▸ **Assignment**:
The entries below should be transcribed exactly, every one of them.

▸ **Given data**:

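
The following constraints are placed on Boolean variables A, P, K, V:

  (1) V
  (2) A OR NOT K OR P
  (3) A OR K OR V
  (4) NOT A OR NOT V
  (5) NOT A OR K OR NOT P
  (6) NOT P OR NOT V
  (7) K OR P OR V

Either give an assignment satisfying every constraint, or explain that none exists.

A=F, P=F, K=F, V=T

Unit clause (V) forces V = True.
In (NOT A OR NOT V) only NOT A is left, so A = False.
In (NOT P OR NOT V) only NOT P is left, so P = False.
In (A OR NOT K OR P) only NOT K is left, so K = False.
Check each clause:
  (V): V holds.
  (A OR NOT K OR P): NOT K holds.
  (A OR K OR V): V holds.
  (NOT A OR NOT V): NOT A holds.
  (NOT A OR K OR NOT P): NOT A holds.
  (NOT P OR NOT V): NOT P holds.
  (K OR P OR V): V holds.
All clauses satisfied.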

▸ **Result**:
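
The following constraints are placed on Boolean variables A, P, K, V:

  (1) V
  (2) A OR NOT K OR P
  (3) A OR K OR V
  (4) NOT A OR NOT V
  (5) NOT A OR K OR NOT P
  (6) NOT P OR NOT V
  (7) K OR P OR V

Either give an assignment satisfying every constraint, or explain that none exists.

A=F, P=F, K=F, V=T

Unit clause (V) forces V = True.
In (NOT A OR NOT V) only NOT A is left, so A = False.
In (NOT P OR NOT V) only NOT P is left, so P = False.
In (A OR NOT K OR P) only NOT K is left, so K = False.
Check each clause:
  (V): V holds.
  (A OR NOT K OR P): NOT K holds.
  (A OR K OR V): V holds.
  (NOT A OR NOT V): NOT A holds.
  (NOT A OR K OR NOT P): NOT A holds.
  (NOT P OR NOT V): NOT P holds.
  (K OR P OR V): V holds.
All clauses satisfied.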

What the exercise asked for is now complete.